• **Exercise input**:

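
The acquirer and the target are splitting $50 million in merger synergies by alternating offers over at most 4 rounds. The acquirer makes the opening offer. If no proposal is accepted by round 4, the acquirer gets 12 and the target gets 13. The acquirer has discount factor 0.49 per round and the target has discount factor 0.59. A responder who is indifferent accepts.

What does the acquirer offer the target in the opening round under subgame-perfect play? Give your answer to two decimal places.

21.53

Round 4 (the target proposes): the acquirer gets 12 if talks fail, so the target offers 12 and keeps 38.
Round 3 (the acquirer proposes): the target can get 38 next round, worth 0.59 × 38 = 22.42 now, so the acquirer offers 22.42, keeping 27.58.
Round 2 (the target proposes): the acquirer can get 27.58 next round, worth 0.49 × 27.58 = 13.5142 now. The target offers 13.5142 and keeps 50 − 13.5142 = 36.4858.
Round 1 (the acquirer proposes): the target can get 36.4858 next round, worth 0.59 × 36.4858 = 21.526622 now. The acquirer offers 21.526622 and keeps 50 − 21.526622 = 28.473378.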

• **What the exercise asks**: All lines from the one with "What does the" to the end of the material above should be copied exactly, both ends included, and nothing else.

• **The answer**:
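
What does the acquirer offer the target in the opening round under subgame-perfect play? Give your answer to two decimal places.

21.53

Round 4 (the target proposes): the acquirer gets 12 if talks fail, so the target offers 12 and keeps 38.
Round 3 (the acquirer proposes): the target can get 38 next round, worth 0.59 × 38 = 22.42 now, so the acquirer offers 22.42, keeping 27.58.
Round 2 (the target proposes): the acquirer can get 27.58 next round, worth 0.49 × 27.58 = 13.5142 now. The target offers 13.5142 and keeps 50 − 13.5142 = 36.4858.
Round 1 (the acquirer proposes): the target can get 36.4858 next round, worth 0.59 × 36.4858 = 21.526622 now. The acquirer offers 21.526622 and keeps 50 − 21.526622 = 28.473378.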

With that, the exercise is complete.